Begin with the line that has "Does ((A & B)". Give it and every line after it again, exactly, through the end of the entries below.

(Collected data)
----------------
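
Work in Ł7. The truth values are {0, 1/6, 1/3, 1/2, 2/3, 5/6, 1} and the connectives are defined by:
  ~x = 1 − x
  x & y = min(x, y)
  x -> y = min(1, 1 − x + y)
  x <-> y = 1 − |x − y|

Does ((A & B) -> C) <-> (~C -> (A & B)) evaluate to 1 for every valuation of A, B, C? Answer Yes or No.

Counterexample: take A = 0, B = 0, C = 0.
A & B = 0 & 0 = 0
(A & B) -> C = 0 -> 0 = 1
~C = ~0 = 1
A & B = 0 & 0 = 0
~C -> (A & B) = 1 -> 0 = 0
((A & B) -> C) <-> (~C -> (A & B)) = 1 <-> 0 = 0
This gives 0 ≠ 1.

No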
----------------
- _RESPONSE BOX_
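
Does ((A & B) -> C) <-> (~C -> (A & B)) evaluate to 1 for every valuation of A, B, C? Answer Yes or No.

Counterexample: take A = 0, B = 0, C = 0.
A & B = 0 & 0 = 0
(A & B) -> C = 0 -> 0 = 1
~C = ~0 = 1
A & B = 0 & 0 = 0
~C -> (A & B) = 1 -> 0 = 0
((A & B) -> C) <-> (~C -> (A & B)) = 1 <-> 0 = 0
This gives 0 ≠ 1.

No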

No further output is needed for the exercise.